The line containing "Answer: 1597/2600196 - 553467*√1241837/1241837" marks the end: quote every line from the start of the records below through it, word for word.

Dataset excerpts:
+ + + + + + +

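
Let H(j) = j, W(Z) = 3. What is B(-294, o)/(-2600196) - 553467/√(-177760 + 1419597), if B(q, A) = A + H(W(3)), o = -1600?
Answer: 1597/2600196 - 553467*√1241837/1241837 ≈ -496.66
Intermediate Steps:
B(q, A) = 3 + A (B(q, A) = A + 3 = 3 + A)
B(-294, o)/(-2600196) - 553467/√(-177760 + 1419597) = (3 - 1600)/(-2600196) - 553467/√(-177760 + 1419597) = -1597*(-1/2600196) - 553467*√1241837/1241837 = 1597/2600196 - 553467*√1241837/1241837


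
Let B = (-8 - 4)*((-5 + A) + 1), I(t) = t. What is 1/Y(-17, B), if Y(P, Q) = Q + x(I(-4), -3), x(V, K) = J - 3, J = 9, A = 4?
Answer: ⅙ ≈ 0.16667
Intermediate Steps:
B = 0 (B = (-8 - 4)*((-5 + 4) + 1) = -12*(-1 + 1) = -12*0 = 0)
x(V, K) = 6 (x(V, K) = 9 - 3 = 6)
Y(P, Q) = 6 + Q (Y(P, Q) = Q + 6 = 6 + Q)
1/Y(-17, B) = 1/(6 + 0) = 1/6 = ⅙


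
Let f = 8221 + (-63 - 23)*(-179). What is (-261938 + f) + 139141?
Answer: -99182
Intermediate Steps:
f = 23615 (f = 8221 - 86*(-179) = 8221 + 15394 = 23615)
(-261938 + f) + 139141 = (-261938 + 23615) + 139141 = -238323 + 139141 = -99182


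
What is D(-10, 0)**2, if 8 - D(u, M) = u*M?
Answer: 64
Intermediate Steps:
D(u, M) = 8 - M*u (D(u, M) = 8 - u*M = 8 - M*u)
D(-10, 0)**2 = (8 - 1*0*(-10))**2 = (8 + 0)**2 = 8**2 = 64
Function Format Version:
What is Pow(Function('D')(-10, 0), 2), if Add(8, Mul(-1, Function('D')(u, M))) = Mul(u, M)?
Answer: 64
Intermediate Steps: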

+ + + + + + +

Response:
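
Let H(j) = j, W(Z) = 3. What is B(-294, o)/(-2600196) - 553467/√(-177760 + 1419597), if B(q, A) = A + H(W(3)), o = -1600?
Answer: 1597/2600196 - 553467*√1241837/1241837 ≈ -496.66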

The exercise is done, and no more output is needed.